* _Input records_
# # # #

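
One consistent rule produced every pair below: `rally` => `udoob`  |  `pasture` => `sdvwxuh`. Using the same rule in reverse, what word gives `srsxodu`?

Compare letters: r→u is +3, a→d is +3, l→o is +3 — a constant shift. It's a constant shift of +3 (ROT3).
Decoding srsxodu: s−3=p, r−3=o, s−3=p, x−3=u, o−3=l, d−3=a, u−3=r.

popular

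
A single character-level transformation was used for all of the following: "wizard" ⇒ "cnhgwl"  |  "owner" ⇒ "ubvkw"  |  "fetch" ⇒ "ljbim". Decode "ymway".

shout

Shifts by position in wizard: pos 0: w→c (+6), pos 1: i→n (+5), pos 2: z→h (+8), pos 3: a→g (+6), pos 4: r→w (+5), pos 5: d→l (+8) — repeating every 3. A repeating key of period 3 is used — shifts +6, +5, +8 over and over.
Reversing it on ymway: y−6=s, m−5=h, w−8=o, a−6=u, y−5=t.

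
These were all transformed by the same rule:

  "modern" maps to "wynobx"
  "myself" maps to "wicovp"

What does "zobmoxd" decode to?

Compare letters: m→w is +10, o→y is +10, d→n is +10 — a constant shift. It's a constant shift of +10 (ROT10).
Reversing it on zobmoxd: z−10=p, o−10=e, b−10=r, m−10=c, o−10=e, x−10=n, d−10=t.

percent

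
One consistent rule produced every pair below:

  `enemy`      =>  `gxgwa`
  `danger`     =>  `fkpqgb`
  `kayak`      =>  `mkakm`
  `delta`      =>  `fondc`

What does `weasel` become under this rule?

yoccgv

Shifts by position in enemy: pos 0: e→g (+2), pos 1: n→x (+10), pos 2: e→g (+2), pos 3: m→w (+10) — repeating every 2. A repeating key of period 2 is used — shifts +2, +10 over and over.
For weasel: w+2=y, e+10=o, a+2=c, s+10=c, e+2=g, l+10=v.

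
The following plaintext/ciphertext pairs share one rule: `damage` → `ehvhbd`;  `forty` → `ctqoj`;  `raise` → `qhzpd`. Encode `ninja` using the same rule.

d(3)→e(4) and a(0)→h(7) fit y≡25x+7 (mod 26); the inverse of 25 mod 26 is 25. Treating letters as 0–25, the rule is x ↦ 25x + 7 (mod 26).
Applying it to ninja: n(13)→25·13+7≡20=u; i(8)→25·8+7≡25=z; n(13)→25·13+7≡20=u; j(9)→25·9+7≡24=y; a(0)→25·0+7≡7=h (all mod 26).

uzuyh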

# # # #

Report each line of the data in which "maps" occurs.

* _Task solution_
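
  "modern" maps to "wynobx"
  "myself" maps to "wicovp"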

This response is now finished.